• ABOUT THIS TASK: In the listing that follows, count every line with the word "below" in it and write only the total.

• MATERIAL PROVIDED:
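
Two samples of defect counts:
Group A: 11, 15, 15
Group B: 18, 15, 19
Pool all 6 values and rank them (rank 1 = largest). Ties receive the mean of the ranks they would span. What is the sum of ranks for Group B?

Sorted (descending): 19, 18, 15, 15, 15, 11
The 3 values of 15 occupy positions 3–5 → average rank 4.
Group B values → pooled ranks: 18→2, 15→4, 19→1
Rank sum = 2 + 4 + 1 = 7

7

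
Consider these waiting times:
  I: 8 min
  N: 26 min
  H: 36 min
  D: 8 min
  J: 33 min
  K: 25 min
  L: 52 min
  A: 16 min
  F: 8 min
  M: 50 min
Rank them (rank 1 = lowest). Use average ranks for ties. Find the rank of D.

2

Sorted (ascending): 8, 8, 8, 16, 25, 26, 33, 36, 50, 52
The 3 values of 8 occupy positions 1–3 → average rank 2.
D has value 8 min → rank 2.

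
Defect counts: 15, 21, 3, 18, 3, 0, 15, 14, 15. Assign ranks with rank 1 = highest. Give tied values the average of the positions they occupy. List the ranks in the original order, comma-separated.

Sorted (descending): 21, 18, 15, 15, 15, 14, 3, 3, 0
The 3 values of 15 occupy positions 3–5 → average rank 4.
The 2 values of 3 occupy positions 7–8 → average rank (7+8)/2 = 7.5.

4, 1, 7.5, 2, 7.5, 9, 4, 6, 4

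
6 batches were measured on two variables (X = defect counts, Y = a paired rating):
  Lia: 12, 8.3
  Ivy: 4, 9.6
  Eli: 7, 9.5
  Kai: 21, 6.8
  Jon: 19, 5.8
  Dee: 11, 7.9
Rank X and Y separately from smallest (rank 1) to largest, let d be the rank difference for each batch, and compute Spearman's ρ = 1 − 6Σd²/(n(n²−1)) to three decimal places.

Ranks of variable 1: 4, 1, 2, 6, 5, 3
Ranks of variable 2: 4, 6, 5, 2, 1, 3
d = r₁ − r₂: 0, -5, -3, 4, 4, 0
d²: 0, 25, 9, 16, 16, 0; Σd² = 66
ρ = 1 − 6·66/(6·35) = 1 − 396/210 = -0.886

-0.886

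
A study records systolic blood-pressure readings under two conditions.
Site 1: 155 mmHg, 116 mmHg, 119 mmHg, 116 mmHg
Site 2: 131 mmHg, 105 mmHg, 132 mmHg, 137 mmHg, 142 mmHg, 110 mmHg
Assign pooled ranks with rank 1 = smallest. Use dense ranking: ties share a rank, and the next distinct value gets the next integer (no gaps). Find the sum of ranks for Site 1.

Sorted (ascending): 105, 110, 116, 116, 119, 131, 132, 137, 142, 155
The 2 values of 116 share dense rank 3.
Remaining distinct values take the next consecutive integers.
Site 1 values → pooled ranks: 155→9, 116→3, 119→4, 116→3
Rank sum = 9 + 3 + 4 + 3 = 19

19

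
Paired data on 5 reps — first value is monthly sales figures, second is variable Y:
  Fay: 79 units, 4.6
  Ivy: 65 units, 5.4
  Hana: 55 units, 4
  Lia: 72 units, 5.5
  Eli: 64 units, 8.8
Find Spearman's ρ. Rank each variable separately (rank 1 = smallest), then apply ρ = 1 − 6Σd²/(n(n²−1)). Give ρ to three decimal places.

Ranks of variable 1: 5, 3, 1, 4, 2
Ranks of variable 2: 2, 3, 1, 4, 5
d = r₁ − r₂: 3, 0, 0, 0, -3
d²: 9, 0, 0, 0, 9; Σd² = 18
ρ = 1 − 6·18/(5·24) = 1 − 108/120 = 0.100

0.100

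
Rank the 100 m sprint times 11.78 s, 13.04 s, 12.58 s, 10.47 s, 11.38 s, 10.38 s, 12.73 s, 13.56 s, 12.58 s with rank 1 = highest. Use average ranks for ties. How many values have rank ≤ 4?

Sorted (descending): 13.56, 13.04, 12.73, 12.58, 12.58, 11.78, 11.38, 10.47, 10.38
The 2 values of 12.58 occupy positions 4–5 → average rank (4+5)/2 = 4.5.
Ranks ≤ 4: {1, 2, 3} → 3 values.

3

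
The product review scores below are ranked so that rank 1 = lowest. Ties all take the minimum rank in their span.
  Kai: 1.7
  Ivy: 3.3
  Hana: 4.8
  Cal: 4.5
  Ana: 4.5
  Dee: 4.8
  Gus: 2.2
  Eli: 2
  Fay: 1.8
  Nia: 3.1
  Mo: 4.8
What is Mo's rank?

9

Sorted (ascending): 1.7, 1.8, 2, 2.2, 3.1, 3.3, 4.5, 4.5, 4.8, 4.8, 4.8
The 2 values of 4.5 occupy positions 7–8 → each gets rank 7.
The 3 values of 4.8 occupy positions 9–11 → each gets rank 9.
Mo has value 4.8 → rank 9.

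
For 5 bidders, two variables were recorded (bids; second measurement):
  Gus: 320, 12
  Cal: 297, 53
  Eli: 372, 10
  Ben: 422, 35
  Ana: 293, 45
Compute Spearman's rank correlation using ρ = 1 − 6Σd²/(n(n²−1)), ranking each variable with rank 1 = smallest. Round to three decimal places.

Ranks of variable 1: 3, 2, 4, 5, 1
Ranks of variable 2: 2, 5, 1, 3, 4
d = r₁ − r₂: 1, -3, 3, 2, -3
d²: 1, 9, 9, 4, 9; Σd² = 32
ρ = 1 − 6·32/(5·24) = 1 − 192/120 = -0.600

-0.600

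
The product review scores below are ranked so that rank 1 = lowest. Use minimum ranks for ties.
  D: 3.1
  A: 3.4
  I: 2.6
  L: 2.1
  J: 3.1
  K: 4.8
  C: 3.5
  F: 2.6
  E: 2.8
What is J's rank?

5

Sorted (ascending): 2.1, 2.6, 2.6, 2.8, 3.1, 3.1, 3.4, 3.5, 4.8
The 2 values of 2.6 occupy positions 2–3 → each gets rank 2.
The 2 values of 3.1 occupy positions 5–6 → each gets rank 5.
J has value 3.1 → rank 5.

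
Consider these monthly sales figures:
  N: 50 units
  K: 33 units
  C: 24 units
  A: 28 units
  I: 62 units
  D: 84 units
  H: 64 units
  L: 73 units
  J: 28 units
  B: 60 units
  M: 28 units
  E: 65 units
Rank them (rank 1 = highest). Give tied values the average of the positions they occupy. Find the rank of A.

Sorted (descending): 84, 73, 65, 64, 62, 60, 50, 33, 28, 28, 28, 24
The 3 values of 28 occupy positions 9–11 → average rank 10.
A has value 28 units → rank 10.

10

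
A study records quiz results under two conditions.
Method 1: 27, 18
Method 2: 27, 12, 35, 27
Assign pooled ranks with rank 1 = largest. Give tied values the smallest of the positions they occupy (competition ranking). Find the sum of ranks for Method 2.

Sorted (descending): 35, 27, 27, 27, 18, 12
The 3 values of 27 occupy positions 2–4 → each gets rank 2.
Method 2 values → pooled ranks: 27→2, 12→6, 35→1, 27→2
Rank sum = 2 + 6 + 1 + 2 = 11

11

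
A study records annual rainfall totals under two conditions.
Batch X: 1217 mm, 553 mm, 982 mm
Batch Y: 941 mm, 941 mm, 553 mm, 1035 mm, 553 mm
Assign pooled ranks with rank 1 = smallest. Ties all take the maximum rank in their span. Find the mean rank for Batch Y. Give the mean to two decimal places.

Sorted (ascending): 553, 553, 553, 941, 941, 982, 1035, 1217
The 3 values of 553 occupy positions 1–3 → each gets rank 3.
The 2 values of 941 occupy positions 4–5 → each gets rank 5.
Batch Y values → pooled ranks: 941→5, 941→5, 553→3, 1035→7, 553→3
Mean rank = (5 + 5 + 3 + 7 + 3) / 5 = 4.60

4.60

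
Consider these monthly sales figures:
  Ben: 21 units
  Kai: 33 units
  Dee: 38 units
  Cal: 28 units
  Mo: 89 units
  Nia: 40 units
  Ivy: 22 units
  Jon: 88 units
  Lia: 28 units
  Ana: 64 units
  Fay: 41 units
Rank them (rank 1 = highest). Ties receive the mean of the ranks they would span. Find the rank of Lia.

8.5

Sorted (descending): 89, 88, 64, 41, 40, 38, 33, 28, 28, 22, 21
The 2 values of 28 occupy positions 8–9 → average rank (8+9)/2 = 8.5.
Lia has value 28 units → rank 8.5.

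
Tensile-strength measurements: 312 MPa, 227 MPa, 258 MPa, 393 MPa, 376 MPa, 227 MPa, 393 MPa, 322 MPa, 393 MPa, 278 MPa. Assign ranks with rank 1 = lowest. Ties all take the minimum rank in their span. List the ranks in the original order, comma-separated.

Sorted (ascending): 227, 227, 258, 278, 312, 322, 376, 393, 393, 393
The 2 values of 227 occupy positions 1–2 → each gets rank 1.
The 3 values of 393 occupy positions 8–10 → each gets rank 8.

5, 1, 3, 8, 7, 1, 8, 6, 8, 4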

• OUTPUT FOR THIS TASK: 2